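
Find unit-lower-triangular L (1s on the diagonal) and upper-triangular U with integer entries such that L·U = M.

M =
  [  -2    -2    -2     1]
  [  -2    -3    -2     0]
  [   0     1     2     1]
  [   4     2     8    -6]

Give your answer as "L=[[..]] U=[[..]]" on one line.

  row1 -= 1·row0 → [0,-1,0,-1]
  row2 -= 0·row0 → [0,1,2,1]
  row3 -= -2·row0 → [0,-2,4,-4]
  row2 -= -1·row1 → [0,0,2,0]
  row3 -= 2·row1 → [0,0,4,-2]
  row3 -= 2·row2 → [0,0,0,-2]

L=[[1,0,0,0],[1,1,0,0],[0,-1,1,0],[-2,2,2,1]] U=[[-2,-2,-2,1],[0,-1,0,-1],[0,0,2,0],[0,0,0,-2]]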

* _Requirement_:
Once more, write out the records in full, exactly as they appear.

* _Written answer_:
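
Find unit-lower-triangular L (1s on the diagonal) and upper-triangular U with integer entries such that L·U = M.

M =
  [  -2    -2    -2     1]
  [  -2    -3    -2     0]
  [   0     1     2     1]
  [   4     2     8    -6]

Give your answer as "L=[[..]] U=[[..]]" on one line.

  row1 -= 1·row0 → [0,-1,0,-1]
  row2 -= 0·row0 → [0,1,2,1]
  row3 -= -2·row0 → [0,-2,4,-4]
  row2 -= -1·row1 → [0,0,2,0]
  row3 -= 2·row1 → [0,0,4,-2]
  row3 -= 2·row2 → [0,0,0,-2]

L=[[1,0,0,0],[1,1,0,0],[0,-1,1,0],[-2,2,2,1]] U=[[-2,-2,-2,1],[0,-1,0,-1],[0,0,2,0],[0,0,0,-2]]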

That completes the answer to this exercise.